- Work order:
Report only the number of lines in the following entries where the word "Committee" occurs.

- Records supplied:
■ ■ ■ ■ ■ ■ ■
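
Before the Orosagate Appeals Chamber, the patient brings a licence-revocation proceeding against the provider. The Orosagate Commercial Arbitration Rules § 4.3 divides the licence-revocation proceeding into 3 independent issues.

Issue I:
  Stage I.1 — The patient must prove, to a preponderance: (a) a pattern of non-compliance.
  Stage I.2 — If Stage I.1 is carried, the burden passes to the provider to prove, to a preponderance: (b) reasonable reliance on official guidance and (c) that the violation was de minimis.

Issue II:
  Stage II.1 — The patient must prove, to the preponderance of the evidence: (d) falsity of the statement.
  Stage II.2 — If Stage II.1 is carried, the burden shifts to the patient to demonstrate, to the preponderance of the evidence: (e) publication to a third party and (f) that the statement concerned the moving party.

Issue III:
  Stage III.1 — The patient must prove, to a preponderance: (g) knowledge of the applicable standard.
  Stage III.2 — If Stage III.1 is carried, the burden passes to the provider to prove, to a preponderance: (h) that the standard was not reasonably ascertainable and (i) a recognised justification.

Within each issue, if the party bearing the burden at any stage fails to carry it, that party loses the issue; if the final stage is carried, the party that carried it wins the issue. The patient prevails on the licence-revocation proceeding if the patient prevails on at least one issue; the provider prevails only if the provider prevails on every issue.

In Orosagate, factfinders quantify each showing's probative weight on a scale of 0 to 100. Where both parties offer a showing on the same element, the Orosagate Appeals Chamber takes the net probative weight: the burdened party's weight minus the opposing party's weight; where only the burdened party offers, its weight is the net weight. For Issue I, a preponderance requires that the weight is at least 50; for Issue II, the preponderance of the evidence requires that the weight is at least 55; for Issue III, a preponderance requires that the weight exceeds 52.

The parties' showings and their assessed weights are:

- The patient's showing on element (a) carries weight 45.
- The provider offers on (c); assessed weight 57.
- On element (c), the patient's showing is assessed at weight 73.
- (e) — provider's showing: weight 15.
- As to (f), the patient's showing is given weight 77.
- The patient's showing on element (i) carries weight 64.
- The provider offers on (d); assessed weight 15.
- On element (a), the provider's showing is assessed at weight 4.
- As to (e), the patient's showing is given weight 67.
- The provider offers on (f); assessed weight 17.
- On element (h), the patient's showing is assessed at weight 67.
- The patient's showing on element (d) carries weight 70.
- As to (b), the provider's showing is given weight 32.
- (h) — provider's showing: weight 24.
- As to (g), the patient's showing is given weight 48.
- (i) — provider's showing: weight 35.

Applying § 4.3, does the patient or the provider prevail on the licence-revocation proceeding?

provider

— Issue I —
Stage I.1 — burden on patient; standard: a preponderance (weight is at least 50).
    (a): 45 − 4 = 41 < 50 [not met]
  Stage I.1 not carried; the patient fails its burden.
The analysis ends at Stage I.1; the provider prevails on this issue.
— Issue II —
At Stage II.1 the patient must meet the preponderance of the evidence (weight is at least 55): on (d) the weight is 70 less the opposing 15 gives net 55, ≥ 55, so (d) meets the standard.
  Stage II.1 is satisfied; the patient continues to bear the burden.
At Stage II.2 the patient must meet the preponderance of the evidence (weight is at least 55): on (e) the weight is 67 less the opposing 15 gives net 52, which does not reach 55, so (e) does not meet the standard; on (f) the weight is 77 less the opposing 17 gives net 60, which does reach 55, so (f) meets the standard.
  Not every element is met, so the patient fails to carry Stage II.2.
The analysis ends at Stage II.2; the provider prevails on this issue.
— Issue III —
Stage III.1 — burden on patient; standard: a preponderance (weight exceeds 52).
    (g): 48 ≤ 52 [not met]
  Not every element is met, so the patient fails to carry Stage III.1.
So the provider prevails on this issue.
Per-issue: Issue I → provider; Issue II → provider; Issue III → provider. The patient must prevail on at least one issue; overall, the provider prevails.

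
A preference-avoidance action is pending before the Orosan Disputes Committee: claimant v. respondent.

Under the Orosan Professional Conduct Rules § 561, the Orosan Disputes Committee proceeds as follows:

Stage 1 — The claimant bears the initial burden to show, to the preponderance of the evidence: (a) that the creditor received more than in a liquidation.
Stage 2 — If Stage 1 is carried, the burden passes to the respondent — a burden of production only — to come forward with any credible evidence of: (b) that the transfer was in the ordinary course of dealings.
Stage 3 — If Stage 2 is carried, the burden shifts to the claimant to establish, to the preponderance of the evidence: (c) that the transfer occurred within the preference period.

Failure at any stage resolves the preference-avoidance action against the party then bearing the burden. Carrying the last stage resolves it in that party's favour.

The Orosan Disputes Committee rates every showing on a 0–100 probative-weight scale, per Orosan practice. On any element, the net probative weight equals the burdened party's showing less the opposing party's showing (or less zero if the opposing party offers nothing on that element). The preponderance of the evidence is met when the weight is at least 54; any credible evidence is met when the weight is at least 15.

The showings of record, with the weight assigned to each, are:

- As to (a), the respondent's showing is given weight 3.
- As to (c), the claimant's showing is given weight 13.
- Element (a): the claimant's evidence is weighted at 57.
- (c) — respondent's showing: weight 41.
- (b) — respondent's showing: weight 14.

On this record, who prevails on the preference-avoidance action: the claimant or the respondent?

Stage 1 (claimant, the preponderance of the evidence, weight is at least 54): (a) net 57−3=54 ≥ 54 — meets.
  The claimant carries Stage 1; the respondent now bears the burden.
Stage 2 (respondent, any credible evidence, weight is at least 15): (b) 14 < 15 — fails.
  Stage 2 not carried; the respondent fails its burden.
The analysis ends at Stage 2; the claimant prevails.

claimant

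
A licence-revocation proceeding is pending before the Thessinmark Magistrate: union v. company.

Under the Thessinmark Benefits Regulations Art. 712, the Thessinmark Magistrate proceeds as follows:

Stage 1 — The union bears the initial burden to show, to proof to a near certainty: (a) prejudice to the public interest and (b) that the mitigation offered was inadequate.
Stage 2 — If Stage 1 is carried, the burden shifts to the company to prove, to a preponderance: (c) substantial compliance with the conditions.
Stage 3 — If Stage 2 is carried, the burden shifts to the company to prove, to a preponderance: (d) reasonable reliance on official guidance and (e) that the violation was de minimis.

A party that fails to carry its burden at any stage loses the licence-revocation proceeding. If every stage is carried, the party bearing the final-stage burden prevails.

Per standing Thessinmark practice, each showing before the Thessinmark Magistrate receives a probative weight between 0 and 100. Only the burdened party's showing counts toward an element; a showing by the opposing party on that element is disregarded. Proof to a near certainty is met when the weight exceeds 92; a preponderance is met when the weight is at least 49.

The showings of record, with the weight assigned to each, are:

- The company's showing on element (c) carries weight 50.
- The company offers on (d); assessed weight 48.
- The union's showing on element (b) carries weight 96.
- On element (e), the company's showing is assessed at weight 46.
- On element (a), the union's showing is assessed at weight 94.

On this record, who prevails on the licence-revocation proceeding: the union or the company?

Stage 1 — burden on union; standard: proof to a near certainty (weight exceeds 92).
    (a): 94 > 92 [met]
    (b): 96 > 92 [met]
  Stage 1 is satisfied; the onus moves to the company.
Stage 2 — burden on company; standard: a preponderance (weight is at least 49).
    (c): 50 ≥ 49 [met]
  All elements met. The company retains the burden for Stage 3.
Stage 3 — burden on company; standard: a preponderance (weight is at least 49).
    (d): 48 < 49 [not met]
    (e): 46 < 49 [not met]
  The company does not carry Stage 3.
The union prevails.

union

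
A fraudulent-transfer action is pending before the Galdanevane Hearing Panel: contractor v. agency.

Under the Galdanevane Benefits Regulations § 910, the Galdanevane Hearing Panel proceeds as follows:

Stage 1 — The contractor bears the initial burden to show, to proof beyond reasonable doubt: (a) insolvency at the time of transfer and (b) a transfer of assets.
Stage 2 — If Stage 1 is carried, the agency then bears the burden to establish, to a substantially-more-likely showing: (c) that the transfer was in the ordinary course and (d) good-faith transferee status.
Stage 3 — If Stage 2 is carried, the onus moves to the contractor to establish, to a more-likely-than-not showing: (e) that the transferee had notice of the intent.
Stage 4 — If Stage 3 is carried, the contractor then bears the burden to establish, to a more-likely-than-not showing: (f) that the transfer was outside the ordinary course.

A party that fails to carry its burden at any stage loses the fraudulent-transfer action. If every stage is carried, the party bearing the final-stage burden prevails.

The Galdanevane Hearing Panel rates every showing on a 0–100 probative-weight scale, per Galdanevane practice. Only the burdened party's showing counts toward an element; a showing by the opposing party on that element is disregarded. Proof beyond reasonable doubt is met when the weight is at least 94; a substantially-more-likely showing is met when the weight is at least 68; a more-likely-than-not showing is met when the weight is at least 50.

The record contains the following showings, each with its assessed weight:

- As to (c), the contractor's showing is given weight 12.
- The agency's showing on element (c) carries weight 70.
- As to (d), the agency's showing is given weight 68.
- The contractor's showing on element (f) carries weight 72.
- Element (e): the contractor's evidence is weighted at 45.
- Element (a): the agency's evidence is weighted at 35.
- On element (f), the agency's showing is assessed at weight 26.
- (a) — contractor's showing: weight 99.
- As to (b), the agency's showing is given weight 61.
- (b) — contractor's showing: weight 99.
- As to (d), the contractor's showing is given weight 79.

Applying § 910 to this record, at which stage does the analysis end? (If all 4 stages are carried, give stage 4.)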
■ ■ ■ ■ ■ ■ ■
- Solved problem:
3